### What the task asks
Output only this range of the data below: the line that contains "with a 3.67" through the final line, both ends included, each retyped exactly.

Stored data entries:
============
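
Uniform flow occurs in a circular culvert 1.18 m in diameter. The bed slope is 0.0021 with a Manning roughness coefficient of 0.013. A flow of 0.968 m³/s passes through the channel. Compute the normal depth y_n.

Manning's equation rearranged: A R^(2/3) = nQ / (1·√S) = 0.013 × 0.968 / (√0.0021) = 0.2746.
Try y = 0.73 m: A R^(2/3) = 0.341 — too large.
Try y = 0.636 m: A R^(2/3) = 0.2746 — matches.

y_n = 0.636 m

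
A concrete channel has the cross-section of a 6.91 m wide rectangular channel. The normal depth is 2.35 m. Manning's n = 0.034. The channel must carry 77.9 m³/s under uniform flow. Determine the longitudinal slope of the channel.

Flow area A = b·y = 6.91 × 2.35 = 16.24 m². Wetted perimeter P = b + 2y = 6.91 + 2×2.35 = 11.61 m.
Hydraulic radius R = A/P = 16.24/11.61 = 1.399 m.
From Manning's equation, S = [nQ / (1 A R^(2/3))]² = [0.034 × 77.9 / (1 × 16.24 × 1.399^(2/3))]² = 0.017.

S = 0.017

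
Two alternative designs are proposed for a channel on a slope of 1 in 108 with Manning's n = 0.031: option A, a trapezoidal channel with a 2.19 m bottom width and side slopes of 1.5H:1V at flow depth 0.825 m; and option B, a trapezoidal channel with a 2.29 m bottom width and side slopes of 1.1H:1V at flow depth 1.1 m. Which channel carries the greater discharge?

Channel A: With bottom width b = 2.19 m and side slope z = 1.5: A = (b + zy)y = (2.19 + 1.5×0.825)×0.825 = 2.828 m²; P = b + 2y√(1+z²) = 2.19 + 2×0.825×1.803 = 5.165 m. Hydraulic radius R = A/P = 2.828/5.165 = 0.5475 m. Q_A = (1/0.031)·2.828·0.5475^(2/3)·√0.009259 = 5.874 m³/s.
Channel B: With bottom width b = 2.29 m and side slope z = 1.1: A = (b + zy)y = (2.29 + 1.1×1.1)×1.1 = 3.85 m²; P = b + 2y√(1+z²) = 2.29 + 2×1.1×1.487 = 5.561 m. Hydraulic radius R = A/P = 3.85/5.561 = 0.6924 m. Q_B = (1/0.031)·3.85·0.6924^(2/3)·√0.009259 = 9.353 m³/s.
Q_A = 5.874 m³/s vs Q_B = 9.353 m³/s, so channel B carries more.

channel B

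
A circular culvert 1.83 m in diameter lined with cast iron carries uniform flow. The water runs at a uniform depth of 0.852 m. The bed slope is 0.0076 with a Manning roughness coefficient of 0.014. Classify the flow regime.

supercritical

For a circular section of diameter D = 1.83 m at depth y = 0.852 m, the central angle is θ = 2 arccos(1 − 2y/D) = 3.004 rad. Then A = (D²/8)(θ − sin θ) = 1.2 m² and P = Dθ/2 = 2.748 m.
Hydraulic radius R = A/P = 1.2/2.748 = 0.4366 m.
V = (1/n) R^(2/3) √S = (1/0.014) × 0.4366^(2/3) × √0.0076 = 3.584 m/s. Hydraulic depth D_h = A/T = 1.2/1.826 = 0.6572 m.
Froude number Fr = V/√(g·D_h) = 3.584/√(9.81×0.6572) = 1.41, which is greater than 1, so the flow is supercritical.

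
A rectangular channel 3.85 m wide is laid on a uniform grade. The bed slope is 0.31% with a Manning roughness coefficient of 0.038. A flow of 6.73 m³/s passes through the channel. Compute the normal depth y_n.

Manning's equation rearranged: A R^(2/3) = nQ / (1·√S) = 0.038 × 6.73 / (√0.0031) = 4.593.
At y = 0.997 m: A R^(2/3) = 2.9 — short.
At y = 1.52 m: A R^(2/3) = 5.248 — over.
At y = 1.38 m: A R^(2/3) = 4.593 — close enough.

y_n = 1.38 m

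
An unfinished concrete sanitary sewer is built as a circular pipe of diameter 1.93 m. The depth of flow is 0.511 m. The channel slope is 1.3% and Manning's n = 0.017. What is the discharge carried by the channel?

Q = 1.85 m³/s

For a circular section of diameter D = 1.93 m at depth y = 0.511 m, the central angle is θ = 2 arccos(1 − 2y/D) = 2.162 rad. Then A = (D²/8)(θ − sin θ) = 0.62 m² and P = Dθ/2 = 2.086 m.
Hydraulic radius R = A/P = 0.62/2.086 = 0.2972 m.
Manning's equation: Q = (1/n) A R^(2/3) S^(1/2) = (1/0.017) × 0.62 × 0.2972^(2/3) × 0.013^(1/2) = 1.85 m³/s.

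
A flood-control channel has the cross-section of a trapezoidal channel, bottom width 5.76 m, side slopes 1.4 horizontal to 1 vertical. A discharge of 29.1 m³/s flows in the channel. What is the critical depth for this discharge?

y_c = 1.24 m

At critical depth, Q² T / (g A³) = 1, i.e. A³/T = Q²/g = 29.1²/9.81 = 86.32.
Trying y = 1.11 m: A³/T = 60.34 — low.
Trying y = 1.24 m: A³/T = 86.99 — matches.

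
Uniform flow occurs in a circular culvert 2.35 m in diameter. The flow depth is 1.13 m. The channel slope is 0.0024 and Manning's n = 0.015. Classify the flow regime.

subcritical

For a circular section of diameter D = 2.35 m at depth y = 1.13 m, the central angle is θ = 2 arccos(1 − 2y/D) = 3.065 rad. Then A = (D²/8)(θ − sin θ) = 2.063 m² and P = Dθ/2 = 3.601 m.
Hydraulic radius R = A/P = 2.063/3.601 = 0.5728 m.
V = (1/n) R^(2/3) √S = (1/0.015) × 0.5728^(2/3) × √0.0024 = 2.253 m/s. Hydraulic depth D_h = A/T = 2.063/2.348 = 0.8785 m.
Froude number Fr = V/√(g·D_h) = 2.253/√(9.81×0.8785) = 0.767, which is less than 1, so the flow is subcritical.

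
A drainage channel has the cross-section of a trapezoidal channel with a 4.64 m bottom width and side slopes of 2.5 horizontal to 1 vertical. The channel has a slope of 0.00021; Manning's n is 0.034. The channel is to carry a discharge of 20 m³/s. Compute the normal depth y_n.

Manning's equation rearranged: A R^(2/3) = nQ / (1·√S) = 0.034 × 20 / (√0.00021) = 46.92.
At y = 2.01 m: A R^(2/3) = 22.62 — low.
At y = 3.1 m: A R^(2/3) = 56.84 — high.
At y = 2.84 m: A R^(2/3) = 46.98 — ≈ 46.92.

y_n = 2.84 m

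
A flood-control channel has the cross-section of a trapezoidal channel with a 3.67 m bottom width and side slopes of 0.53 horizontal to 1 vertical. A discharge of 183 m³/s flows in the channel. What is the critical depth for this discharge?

y_c = 4.96 m

At critical depth, Q² T / (g A³) = 1, i.e. A³/T = Q²/g = 183²/9.81 = 3414.
At y = 5.73 m: A³/T = 5825 — over.
At y = 3.74 m: A³/T = 1237 — short.
At y = 4.96 m: A³/T = 3416 — ≈ 3414.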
============
### Completed exercise
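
A flood-control channel has the cross-section of a trapezoidal channel with a 3.67 m bottom width and side slopes of 0.53 horizontal to 1 vertical. A discharge of 183 m³/s flows in the channel. What is the critical depth for this discharge?

y_c = 4.96 m

At critical depth, Q² T / (g A³) = 1, i.e. A³/T = Q²/g = 183²/9.81 = 3414.
At y = 5.73 m: A³/T = 5825 — over.
At y = 3.74 m: A³/T = 1237 — short.
At y = 4.96 m: A³/T = 3416 — ≈ 3414.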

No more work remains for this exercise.